EXERCISE AIM:
If a line comes after the one containing "Answer: 4068950497/4201903 ≈ 968.36", leave it out; copy every line before it, and that line too, exactly as written, starting from the first line of the entries.

*** RECORDS SUPPLIED Section Begins ***

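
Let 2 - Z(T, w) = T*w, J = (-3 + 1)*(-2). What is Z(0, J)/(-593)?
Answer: -2/593 ≈ -0.0033727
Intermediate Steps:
J = 4 (J = -2*(-2) = 4)
Z(T, w) = 2 - T*w
Z(0, J)/(-593) = (2 - 1*0*4)/(-593) = (2 + 0)*(-1/593) = 2*(-1/593) = -2/593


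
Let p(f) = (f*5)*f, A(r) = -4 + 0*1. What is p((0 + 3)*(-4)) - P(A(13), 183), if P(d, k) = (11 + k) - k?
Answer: 709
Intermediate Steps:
A(r) = -4 (A(r) = -4 + 0 = -4)
p(f) = 5*f² (p(f) = (5*f)*f = 5*f²)
P(d, k) = 11
p((0 + 3)*(-4)) - P(A(13), 183) = 5*((0 + 3)*(-4))² - 1*11 = 5*(3*(-4))² - 11 = 5*(-12)² - 11 = 5*144 - 11 = 720 - 11 = 709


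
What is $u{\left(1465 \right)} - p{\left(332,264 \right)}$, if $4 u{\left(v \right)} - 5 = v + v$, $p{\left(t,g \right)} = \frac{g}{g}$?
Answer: $\frac{2931}{4} \approx 732.75$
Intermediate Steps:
$p{\left(t,g \right)} = 1$
$u{\left(v \right)} = \frac{5}{4} + \frac{v}{2}$ ($u{\left(v \right)} = \frac{5}{4} + \frac{v + v}{4} = \frac{5}{4} + \frac{2 v}{4} = \frac{5}{4} + \frac{v}{2}$)
$u{\left(1465 \right)} - p{\left(332,264 \right)} = \left(\frac{5}{4} + \frac{1}{2} \cdot 1465\right) - 1 = \left(\frac{5}{4} + \frac{1465}{2}\right) - 1 = \frac{2935}{4} - 1 = \frac{2931}{4}$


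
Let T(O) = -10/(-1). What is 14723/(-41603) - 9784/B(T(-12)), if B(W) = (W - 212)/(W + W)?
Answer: 4068950497/4201903 ≈ 968.36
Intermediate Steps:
T(O) = 10 (T(O) = -10*(-1) = 10)
B(W) = (-212 + W)/(2*W) (B(W) = (-212 + W)/((2*W)) = (-212 + W)*(1/(2*W)) = (-212 + W)/(2*W))
14723/(-41603) - 9784/B(T(-12)) = 14723/(-41603) - 9784*20/(-212 + 10) = 14723*(-1/41603) - 9784/((½)*(⅒)*(-202)) = -14723/41603 - 9784/(-101/10) = -14723/41603 - 9784*(-10/101) = -14723/41603 + 97840/101 = 4068950497/4201903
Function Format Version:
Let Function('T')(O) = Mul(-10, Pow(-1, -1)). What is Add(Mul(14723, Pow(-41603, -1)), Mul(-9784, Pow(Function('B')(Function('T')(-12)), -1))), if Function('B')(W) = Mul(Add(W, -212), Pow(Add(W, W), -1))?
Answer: Rational(4068950497, 4201903) ≈ 968.36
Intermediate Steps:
Function('T')(O) = 10 (Function('T')(O) = Mul(-10, -1) = 10)
Function('B')(W) = Mul(Rational(1, 2), Pow(W, -1), Add(-212, W)) (Function('B')(W) = Mul(Add(-212, W), Pow(Mul(2, W), -1)) = Mul(Add(-212, W), Mul(Rational(1, 2), Pow(W, -1))) = Mul(Rational(1, 2), Pow(W, -1), Add(-212, W)))
Add(Mul(14723, Pow(-41603, -1)), Mul(-9784, Pow(Function('B')(Function('T')(-12)), -1))) = Add(Mul(14723, Pow(-41603, -1)), Mul(-9784, Pow(Mul(Rational(1, 2), Pow(10, -1), Add(-212, 10)), -1))) = Add(Mul(14723, Rational(-1, 41603)), Mul(-9784, Pow(Mul(Rational(1, 2), Rational(1, 10), -202), -1))) = Add(Rational(-14723, 41603), Mul(-9784, Pow(Rational(-101, 10), -1))) = Add(Rational(-14723, 41603), Mul(-9784, Rational(-10, 101))) = Add(Rational(-14723, 41603), Rational(97840, 101)) = Rational(4068950497, 4201903)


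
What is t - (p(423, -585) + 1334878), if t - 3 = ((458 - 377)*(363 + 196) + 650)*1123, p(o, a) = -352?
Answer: 50243744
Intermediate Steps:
t = 51578270 (t = 3 + ((458 - 377)*(363 + 196) + 650)*1123 = 3 + (81*559 + 650)*1123 = 3 + (45279 + 650)*1123 = 3 + 45929*1123 = 3 + 51578267 = 51578270)
t - (p(423, -585) + 1334878) = 51578270 - (-352 + 1334878) = 51578270 - 1*1334526 = 51578270 - 1334526 = 50243744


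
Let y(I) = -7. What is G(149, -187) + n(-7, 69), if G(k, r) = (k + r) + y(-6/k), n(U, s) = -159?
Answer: -204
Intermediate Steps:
G(k, r) = -7 + k + r (G(k, r) = (k + r) - 7 = -7 + k + r)
G(149, -187) + n(-7, 69) = (-7 + 149 - 187) - 159 = -45 - 159 = -204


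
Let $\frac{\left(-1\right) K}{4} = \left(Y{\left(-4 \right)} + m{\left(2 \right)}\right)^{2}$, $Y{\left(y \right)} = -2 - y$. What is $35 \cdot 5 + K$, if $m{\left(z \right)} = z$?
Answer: $111$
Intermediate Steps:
$K = -64$ ($K = - 4 \left(\left(-2 - -4\right) + 2\right)^{2} = - 4 \left(\left(-2 + 4\right) + 2\right)^{2} = - 4 \left(2 + 2\right)^{2} = - 4 \cdot 4^{2} = \left(-4\right) 16 = -64$)
$35 \cdot 5 + K = 35 \cdot 5 - 64 = 175 - 64 = 111$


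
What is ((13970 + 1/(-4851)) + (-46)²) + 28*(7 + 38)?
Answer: 84145445/4851 ≈ 17346.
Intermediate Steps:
((13970 + 1/(-4851)) + (-46)²) + 28*(7 + 38) = ((13970 - 1/4851) + 2116) + 28*45 = (67768469/4851 + 2116) + 1260 = 78033185/4851 + 1260 = 84145445/4851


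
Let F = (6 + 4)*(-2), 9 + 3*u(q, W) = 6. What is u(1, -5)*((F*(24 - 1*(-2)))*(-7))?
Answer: -3640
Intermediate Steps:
u(q, W) = -1 (u(q, W) = -3 + (⅓)*6 = -3 + 2 = -1)
F = -20 (F = 10*(-2) = -20)
u(1, -5)*((F*(24 - 1*(-2)))*(-7)) = -(-20*(24 - 1*(-2)))*(-7) = -(-20*(24 + 2))*(-7) = -(-20*26)*(-7) = -(-520)*(-7) = -1*3640 = -3640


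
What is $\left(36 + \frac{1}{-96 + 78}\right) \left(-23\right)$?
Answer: $- \frac{14881}{18} \approx -826.72$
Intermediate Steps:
$\left(36 + \frac{1}{-96 + 78}\right) \left(-23\right) = \left(36 + \frac{1}{-18}\right) \left(-23\right) = \left(36 - \frac{1}{18}\right) \left(-23\right) = \frac{647}{18} \left(-23\right) = - \frac{14881}{18}$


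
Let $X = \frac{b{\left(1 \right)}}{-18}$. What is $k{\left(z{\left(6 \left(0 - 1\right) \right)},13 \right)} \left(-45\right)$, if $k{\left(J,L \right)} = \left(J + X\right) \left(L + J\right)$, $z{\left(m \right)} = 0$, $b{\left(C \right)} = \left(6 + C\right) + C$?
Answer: $260$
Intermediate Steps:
$b{\left(C \right)} = 6 + 2 C$
$X = - \frac{4}{9}$ ($X = \frac{6 + 2 \cdot 1}{-18} = \left(6 + 2\right) \left(- \frac{1}{18}\right) = 8 \left(- \frac{1}{18}\right) = - \frac{4}{9} \approx -0.44444$)
$k{\left(J,L \right)} = \left(- \frac{4}{9} + J\right) \left(J + L\right)$ ($k{\left(J,L \right)} = \left(J - \frac{4}{9}\right) \left(L + J\right) = \left(- \frac{4}{9} + J\right) \left(J + L\right)$)
$k{\left(z{\left(6 \left(0 - 1\right) \right)},13 \right)} \left(-45\right) = \left(0^{2} - 0 - \frac{52}{9} + 0 \cdot 13\right) \left(-45\right) = \left(0 + 0 - \frac{52}{9} + 0\right) \left(-45\right) = \left(- \frac{52}{9}\right) \left(-45\right) = 260$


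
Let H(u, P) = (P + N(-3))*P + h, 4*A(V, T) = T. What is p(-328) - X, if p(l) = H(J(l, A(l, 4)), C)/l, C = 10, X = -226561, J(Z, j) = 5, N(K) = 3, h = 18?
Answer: 18577965/82 ≈ 2.2656e+5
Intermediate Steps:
A(V, T) = T/4
H(u, P) = 18 + P*(3 + P) (H(u, P) = (P + 3)*P + 18 = (3 + P)*P + 18 = P*(3 + P) + 18 = 18 + P*(3 + P))
p(l) = 148/l (p(l) = (18 + 10² + 3*10)/l = (18 + 100 + 30)/l = 148/l)
p(-328) - X = 148/(-328) - 1*(-226561) = 148*(-1/328) + 226561 = -37/82 + 226561 = 18577965/82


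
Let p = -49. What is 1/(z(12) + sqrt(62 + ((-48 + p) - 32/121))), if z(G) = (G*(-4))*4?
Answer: -23232/4464811 - 11*I*sqrt(4267)/4464811 ≈ -0.0052034 - 0.00016094*I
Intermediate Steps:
z(G) = -16*G (z(G) = -4*G*4 = -16*G)
1/(z(12) + sqrt(62 + ((-48 + p) - 32/121))) = 1/(-16*12 + sqrt(62 + ((-48 - 49) - 32/121))) = 1/(-192 + sqrt(62 + (-97 - 32*1/121))) = 1/(-192 + sqrt(62 + (-97 - 32/121))) = 1/(-192 + sqrt(62 - 11769/121)) = 1/(-192 + sqrt(-4267/121)) = 1/(-192 + I*sqrt(4267)/11)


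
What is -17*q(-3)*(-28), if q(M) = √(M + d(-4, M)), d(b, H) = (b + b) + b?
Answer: 476*I*√15 ≈ 1843.5*I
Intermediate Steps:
d(b, H) = 3*b (d(b, H) = 2*b + b = 3*b)
q(M) = √(-12 + M) (q(M) = √(M + 3*(-4)) = √(M - 12) = √(-12 + M))
-17*q(-3)*(-28) = -17*√(-12 - 3)*(-28) = -17*I*√15*(-28) = 476*I*√15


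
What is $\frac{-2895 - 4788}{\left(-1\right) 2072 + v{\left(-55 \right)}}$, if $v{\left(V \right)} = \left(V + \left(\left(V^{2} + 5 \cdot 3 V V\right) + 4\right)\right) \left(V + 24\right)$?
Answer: $\frac{2561}{500297} \approx 0.005119$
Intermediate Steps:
$v{\left(V \right)} = \left(24 + V\right) \left(4 + V + 16 V^{2}\right)$ ($v{\left(V \right)} = \left(V + \left(\left(V^{2} + 15 V V\right) + 4\right)\right) \left(24 + V\right) = \left(V + \left(\left(V^{2} + 15 V^{2}\right) + 4\right)\right) \left(24 + V\right) = \left(V + \left(16 V^{2} + 4\right)\right) \left(24 + V\right) = \left(V + \left(4 + 16 V^{2}\right)\right) \left(24 + V\right) = \left(4 + V + 16 V^{2}\right) \left(24 + V\right) = \left(24 + V\right) \left(4 + V + 16 V^{2}\right)$)
$\frac{-2895 - 4788}{\left(-1\right) 2072 + v{\left(-55 \right)}} = \frac{-2895 - 4788}{\left(-1\right) 2072 + \left(96 + 16 \left(-55\right)^{3} + 28 \left(-55\right) + 385 \left(-55\right)^{2}\right)} = - \frac{7683}{-2072 + \left(96 + 16 \left(-166375\right) - 1540 + 385 \cdot 3025\right)} = - \frac{7683}{-2072 + \left(96 - 2662000 - 1540 + 1164625\right)} = - \frac{7683}{-2072 - 1498819} = - \frac{7683}{-1500891} = \left(-7683\right) \left(- \frac{1}{1500891}\right) = \frac{2561}{500297}$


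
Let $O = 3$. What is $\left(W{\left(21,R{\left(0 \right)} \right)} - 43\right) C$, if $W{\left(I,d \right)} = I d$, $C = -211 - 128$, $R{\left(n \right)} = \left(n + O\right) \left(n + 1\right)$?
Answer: $-6780$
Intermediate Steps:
$R{\left(n \right)} = \left(1 + n\right) \left(3 + n\right)$ ($R{\left(n \right)} = \left(n + 3\right) \left(n + 1\right) = \left(3 + n\right) \left(1 + n\right) = \left(1 + n\right) \left(3 + n\right)$)
$C = -339$
$\left(W{\left(21,R{\left(0 \right)} \right)} - 43\right) C = \left(21 \left(3 + 0^{2} + 4 \cdot 0\right) - 43\right) \left(-339\right) = \left(21 \left(3 + 0 + 0\right) - 43\right) \left(-339\right) = \left(21 \cdot 3 - 43\right) \left(-339\right) = \left(63 - 43\right) \left(-339\right) = 20 \left(-339\right) = -6780$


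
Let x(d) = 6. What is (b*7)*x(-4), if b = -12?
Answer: -504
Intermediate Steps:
(b*7)*x(-4) = -12*7*6 = -84*6 = -504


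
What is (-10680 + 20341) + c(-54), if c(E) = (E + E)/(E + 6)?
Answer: 38653/4 ≈ 9663.3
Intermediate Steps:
c(E) = 2*E/(6 + E) (c(E) = (2*E)/(6 + E) = 2*E/(6 + E))
(-10680 + 20341) + c(-54) = (-10680 + 20341) + 2*(-54)/(6 - 54) = 9661 + 2*(-54)/(-48) = 9661 + 2*(-54)*(-1/48) = 9661 + 9/4 = 38653/4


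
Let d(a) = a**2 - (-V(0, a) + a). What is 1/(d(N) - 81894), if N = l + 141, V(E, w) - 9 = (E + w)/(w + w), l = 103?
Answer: -2/45185 ≈ -4.4263e-5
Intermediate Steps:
V(E, w) = 9 + (E + w)/(2*w) (V(E, w) = 9 + (E + w)/(w + w) = 9 + (E + w)/((2*w)) = 9 + (E + w)*(1/(2*w)) = 9 + (E + w)/(2*w))
N = 244 (N = 103 + 141 = 244)
d(a) = 19/2 + a**2 - a (d(a) = a**2 - (-(0 + 19*a)/(2*a) + a) = a**2 - (-19*a/(2*a) + a) = a**2 - (-1*19/2 + a) = a**2 - (-19/2 + a) = a**2 + (19/2 - a) = 19/2 + a**2 - a)
1/(d(N) - 81894) = 1/((19/2 + 244**2 - 1*244) - 81894) = 1/((19/2 + 59536 - 244) - 81894) = 1/(118603/2 - 81894) = 1/(-45185/2) = -2/45185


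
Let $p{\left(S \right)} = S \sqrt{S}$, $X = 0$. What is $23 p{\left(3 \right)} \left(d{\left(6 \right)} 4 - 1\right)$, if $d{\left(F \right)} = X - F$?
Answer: $- 1725 \sqrt{3} \approx -2987.8$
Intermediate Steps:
$d{\left(F \right)} = - F$ ($d{\left(F \right)} = 0 - F = - F$)
$p{\left(S \right)} = S^{\frac{3}{2}}$
$23 p{\left(3 \right)} \left(d{\left(6 \right)} 4 - 1\right) = 23 \cdot 3^{\frac{3}{2}} \left(\left(-1\right) 6 \cdot 4 - 1\right) = 23 \cdot 3 \sqrt{3} \left(\left(-6\right) 4 - 1\right) = 69 \sqrt{3} \left(-24 - 1\right) = 69 \sqrt{3} \left(-25\right) = - 1725 \sqrt{3}$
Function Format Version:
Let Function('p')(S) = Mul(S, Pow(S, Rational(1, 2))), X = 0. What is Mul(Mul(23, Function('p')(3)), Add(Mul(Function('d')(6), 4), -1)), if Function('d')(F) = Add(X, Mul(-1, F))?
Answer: Mul(-1725, Pow(3, Rational(1, 2))) ≈ -2987.8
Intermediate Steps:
Function('d')(F) = Mul(-1, F) (Function('d')(F) = Add(0, Mul(-1, F)) = Mul(-1, F))
Function('p')(S) = Pow(S, Rational(3, 2))
Mul(Mul(23, Function('p')(3)), Add(Mul(Function('d')(6), 4), -1)) = Mul(Mul(23, Pow(3, Rational(3, 2))), Add(Mul(Mul(-1, 6), 4), -1)) = Mul(Mul(23, Mul(3, Pow(3, Rational(1, 2)))), Add(Mul(-6, 4), -1)) = Mul(Mul(69, Pow(3, Rational(1, 2))), Add(-24, -1)) = Mul(Mul(69, Pow(3, Rational(1, 2))), -25) = Mul(-1725, Pow(3, Rational(1, 2)))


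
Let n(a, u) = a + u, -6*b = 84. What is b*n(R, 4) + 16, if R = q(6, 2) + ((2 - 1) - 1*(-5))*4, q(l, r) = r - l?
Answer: -320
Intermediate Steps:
b = -14 (b = -⅙*84 = -14)
R = 20 (R = (2 - 1*6) + ((2 - 1) - 1*(-5))*4 = (2 - 6) + (1 + 5)*4 = -4 + 6*4 = -4 + 24 = 20)
b*n(R, 4) + 16 = -14*(20 + 4) + 16 = -14*24 + 16 = -336 + 16 = -320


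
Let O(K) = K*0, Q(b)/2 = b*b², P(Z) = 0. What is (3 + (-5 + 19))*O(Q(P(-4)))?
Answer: 0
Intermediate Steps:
Q(b) = 2*b³ (Q(b) = 2*(b*b²) = 2*b³)
O(K) = 0
(3 + (-5 + 19))*O(Q(P(-4))) = (3 + (-5 + 19))*0 = (3 + 14)*0 = 17*0 = 0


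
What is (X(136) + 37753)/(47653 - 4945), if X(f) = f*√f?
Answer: 37753/42708 + 68*√34/10677 ≈ 0.92112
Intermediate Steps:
X(f) = f^(3/2)
(X(136) + 37753)/(47653 - 4945) = (136^(3/2) + 37753)/(47653 - 4945) = (272*√34 + 37753)/42708 = (37753 + 272*√34)*(1/42708) = 37753/42708 + 68*√34/10677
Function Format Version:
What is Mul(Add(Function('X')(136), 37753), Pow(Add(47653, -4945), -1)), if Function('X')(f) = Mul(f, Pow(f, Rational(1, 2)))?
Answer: Add(Rational(37753, 42708), Mul(Rational(68, 10677), Pow(34, Rational(1, 2)))) ≈ 0.92112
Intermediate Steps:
Function('X')(f) = Pow(f, Rational(3, 2))
Mul(Add(Function('X')(136), 37753), Pow(Add(47653, -4945), -1)) = Mul(Add(Pow(136, Rational(3, 2)), 37753), Pow(Add(47653, -4945), -1)) = Mul(Add(Mul(272, Pow(34, Rational(1, 2))), 37753), Pow(42708, -1)) = Mul(Add(37753, Mul(272, Pow(34, Rational(1, 2)))), Rational(1, 42708)) = Add(Rational(37753, 42708), Mul(Rational(68, 10677), Pow(34, Rational(1, 2))))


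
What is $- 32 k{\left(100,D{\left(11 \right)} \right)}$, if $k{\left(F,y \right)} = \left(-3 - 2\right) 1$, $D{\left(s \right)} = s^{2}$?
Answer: $160$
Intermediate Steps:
$k{\left(F,y \right)} = -5$ ($k{\left(F,y \right)} = \left(-5\right) 1 = -5$)
$- 32 k{\left(100,D{\left(11 \right)} \right)} = \left(-32\right) \left(-5\right) = 160$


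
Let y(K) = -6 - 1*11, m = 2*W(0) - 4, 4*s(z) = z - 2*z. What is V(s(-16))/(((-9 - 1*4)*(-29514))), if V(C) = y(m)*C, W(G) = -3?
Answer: -34/191841 ≈ -0.00017723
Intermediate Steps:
s(z) = -z/4 (s(z) = (z - 2*z)/4 = (-z)/4 = -z/4)
m = -10 (m = 2*(-3) - 4 = -6 - 4 = -10)
y(K) = -17 (y(K) = -6 - 11 = -17)
V(C) = -17*C
V(s(-16))/(((-9 - 1*4)*(-29514))) = (-(-17)*(-16)/4)/(((-9 - 1*4)*(-29514))) = (-17*4)/(((-9 - 4)*(-29514))) = -68/((-13*(-29514))) = -68/383682 = -68*1/383682 = -34/191841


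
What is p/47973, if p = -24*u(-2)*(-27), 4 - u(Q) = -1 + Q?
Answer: 1512/15991 ≈ 0.094553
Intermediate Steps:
u(Q) = 5 - Q (u(Q) = 4 - (-1 + Q) = 4 + (1 - Q) = 5 - Q)
p = 4536 (p = -24*(5 - 1*(-2))*(-27) = -24*(5 + 2)*(-27) = -24*7*(-27) = -168*(-27) = 4536)
p/47973 = 4536/47973 = 4536*(1/47973) = 1512/15991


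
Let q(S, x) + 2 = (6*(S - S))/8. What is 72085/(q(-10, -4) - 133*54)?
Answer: -72085/7184 ≈ -10.034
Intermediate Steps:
q(S, x) = -2 (q(S, x) = -2 + (6*(S - S))/8 = -2 + (6*0)*(1/8) = -2 + 0*(1/8) = -2 + 0 = -2)
72085/(q(-10, -4) - 133*54) = 72085/(-2 - 133*54) = 72085/(-2 - 7182) = 72085/(-7184) = 72085*(-1/7184) = -72085/7184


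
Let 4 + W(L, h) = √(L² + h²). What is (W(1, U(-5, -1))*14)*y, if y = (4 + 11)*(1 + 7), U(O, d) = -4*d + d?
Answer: -6720 + 1680*√10 ≈ -1407.4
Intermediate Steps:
U(O, d) = -3*d
W(L, h) = -4 + √(L² + h²)
y = 120 (y = 15*8 = 120)
(W(1, U(-5, -1))*14)*y = ((-4 + √(1² + (-3*(-1))²))*14)*120 = ((-4 + √(1 + 3²))*14)*120 = ((-4 + √(1 + 9))*14)*120 = ((-4 + √10)*14)*120 = (-56 + 14*√10)*120 = -6720 + 1680*√10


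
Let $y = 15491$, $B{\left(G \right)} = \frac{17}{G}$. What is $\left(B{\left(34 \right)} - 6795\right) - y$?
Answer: $- \frac{44571}{2} \approx -22286.0$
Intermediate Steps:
$\left(B{\left(34 \right)} - 6795\right) - y = \left(\frac{17}{34} - 6795\right) - 15491 = \left(17 \cdot \frac{1}{34} - 6795\right) - 15491 = \left(\frac{1}{2} - 6795\right) - 15491 = - \frac{13589}{2} - 15491 = - \frac{44571}{2}$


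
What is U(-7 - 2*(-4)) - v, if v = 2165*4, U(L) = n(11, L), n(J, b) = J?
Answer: -8649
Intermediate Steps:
U(L) = 11
v = 8660
U(-7 - 2*(-4)) - v = 11 - 1*8660 = 11 - 8660 = -8649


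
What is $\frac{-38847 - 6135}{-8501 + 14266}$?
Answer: $- \frac{44982}{5765} \approx -7.8026$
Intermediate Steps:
$\frac{-38847 - 6135}{-8501 + 14266} = - \frac{44982}{5765}$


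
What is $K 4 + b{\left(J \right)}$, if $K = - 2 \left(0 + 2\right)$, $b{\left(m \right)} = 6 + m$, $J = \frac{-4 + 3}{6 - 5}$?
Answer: $-11$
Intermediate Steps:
$J = -1$ ($J = - 1^{-1} = \left(-1\right) 1 = -1$)
$K = -4$ ($K = \left(-2\right) 2 = -4$)
$K 4 + b{\left(J \right)} = \left(-4\right) 4 + \left(6 - 1\right) = -16 + 5 = -11$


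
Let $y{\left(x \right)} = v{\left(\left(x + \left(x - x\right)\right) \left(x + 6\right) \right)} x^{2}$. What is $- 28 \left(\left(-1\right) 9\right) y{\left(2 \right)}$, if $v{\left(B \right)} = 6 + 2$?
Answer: $8064$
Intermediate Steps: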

*** RECORDS SUPPLIED Section Ends ***

RESPONSE TO THE EXERCISE:
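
Let 2 - Z(T, w) = T*w, J = (-3 + 1)*(-2). What is Z(0, J)/(-593)?
Answer: -2/593 ≈ -0.0033727
Intermediate Steps:
J = 4 (J = -2*(-2) = 4)
Z(T, w) = 2 - T*w
Z(0, J)/(-593) = (2 - 1*0*4)/(-593) = (2 + 0)*(-1/593) = 2*(-1/593) = -2/593


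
Let p(f) = (f*5)*f, A(r) = -4 + 0*1. What is p((0 + 3)*(-4)) - P(A(13), 183), if P(d, k) = (11 + k) - k?
Answer: 709
Intermediate Steps:
A(r) = -4 (A(r) = -4 + 0 = -4)
p(f) = 5*f² (p(f) = (5*f)*f = 5*f²)
P(d, k) = 11
p((0 + 3)*(-4)) - P(A(13), 183) = 5*((0 + 3)*(-4))² - 1*11 = 5*(3*(-4))² - 11 = 5*(-12)² - 11 = 5*144 - 11 = 720 - 11 = 709


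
What is $u{\left(1465 \right)} - p{\left(332,264 \right)}$, if $4 u{\left(v \right)} - 5 = v + v$, $p{\left(t,g \right)} = \frac{g}{g}$?
Answer: $\frac{2931}{4} \approx 732.75$
Intermediate Steps:
$p{\left(t,g \right)} = 1$
$u{\left(v \right)} = \frac{5}{4} + \frac{v}{2}$ ($u{\left(v \right)} = \frac{5}{4} + \frac{v + v}{4} = \frac{5}{4} + \frac{2 v}{4} = \frac{5}{4} + \frac{v}{2}$)
$u{\left(1465 \right)} - p{\left(332,264 \right)} = \left(\frac{5}{4} + \frac{1}{2} \cdot 1465\right) - 1 = \left(\frac{5}{4} + \frac{1465}{2}\right) - 1 = \frac{2935}{4} - 1 = \frac{2931}{4}$


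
Let T(O) = -10/(-1). What is 14723/(-41603) - 9784/B(T(-12)), if B(W) = (W - 212)/(W + W)?
Answer: 4068950497/4201903 ≈ 968.36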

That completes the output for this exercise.